**Stored data entries**
▬▬▬
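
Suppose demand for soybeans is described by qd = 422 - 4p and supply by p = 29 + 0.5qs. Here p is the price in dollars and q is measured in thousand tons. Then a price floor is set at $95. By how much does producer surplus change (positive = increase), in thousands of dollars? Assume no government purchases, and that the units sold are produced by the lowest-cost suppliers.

-270

Rearranging supply gives qs = 2p - 58. Without the control the market clears where 422 - 4p = 2p - 58, i.e. p* = 80 and q* = 102.
Since 95 > 80, the floor is binding.
At p = 95: qd = 422 - 4·95 = 42 and qs = 2·95 - 58 = 132.
Producer surplus without the control is ½ · (80 - 29) · 102 = 2601.
With the floor, 42 units are sold at 95. The supply price at q = 42 is 50, so PS = ½ · [(95 - 29) + (95 - 50)] · 42 = 2331.
Change in producer surplus = 2331 - 2601 = -270.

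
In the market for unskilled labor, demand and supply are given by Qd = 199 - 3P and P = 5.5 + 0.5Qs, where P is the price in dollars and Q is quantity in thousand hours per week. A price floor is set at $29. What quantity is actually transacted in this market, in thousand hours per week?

73

Rearranging supply gives Qs = 2P - 11. In a free market, 199 - 3P = 2P - 11 gives the equilibrium P* = 42, Q* = 73.
The floor of 29 is below the equilibrium price 42, so it is not binding; the market clears at P* = 42, Q* = 73.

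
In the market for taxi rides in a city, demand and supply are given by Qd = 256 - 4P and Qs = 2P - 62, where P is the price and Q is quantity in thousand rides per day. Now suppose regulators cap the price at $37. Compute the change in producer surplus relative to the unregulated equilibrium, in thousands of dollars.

-448

Setting quantity demanded equal to quantity supplied, 256 - 4P = 2P - 62, gives P* = 53 and Q* = 44.
Since 37 < 53, the ceiling is binding.
At P = 37: Qd = 256 - 4·37 = 108 and Qs = 2·37 - 62 = 12.
Producer surplus without the control is ½ · (53 - 31) · 44 = 484.
With the ceiling, producers sell 12 units at 37, so PS = ½ · (37 - 31) · 12 = 36.
Change in producer surplus = 36 - 484 = -448.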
▬▬▬
Output nothing but the lines from the one that contains "In the market for unskilled" through the final line of the entries above, exactly as they appear.

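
In the market for unskilled labor, demand and supply are given by Qd = 199 - 3P and P = 5.5 + 0.5Qs, where P is the price in dollars and Q is quantity in thousand hours per week. A price floor is set at $29. What quantity is actually transacted in this market, in thousand hours per week?

73

Rearranging supply gives Qs = 2P - 11. In a free market, 199 - 3P = 2P - 11 gives the equilibrium P* = 42, Q* = 73.
The floor of 29 is below the equilibrium price 42, so it is not binding; the market clears at P* = 42, Q* = 73.

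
In the market for taxi rides in a city, demand and supply are given by Qd = 256 - 4P and Qs = 2P - 62, where P is the price and Q is quantity in thousand rides per day. Now suppose regulators cap the price at $37. Compute the change in producer surplus relative to the unregulated equilibrium, in thousands of dollars.

-448

Setting quantity demanded equal to quantity supplied, 256 - 4P = 2P - 62, gives P* = 53 and Q* = 44.
Since 37 < 53, the ceiling is binding.
At P = 37: Qd = 256 - 4·37 = 108 and Qs = 2·37 - 62 = 12.
Producer surplus without the control is ½ · (53 - 31) · 44 = 484.
With the ceiling, producers sell 12 units at 37, so PS = ½ · (37 - 31) · 12 = 36.
Change in producer surplus = 36 - 484 = -448.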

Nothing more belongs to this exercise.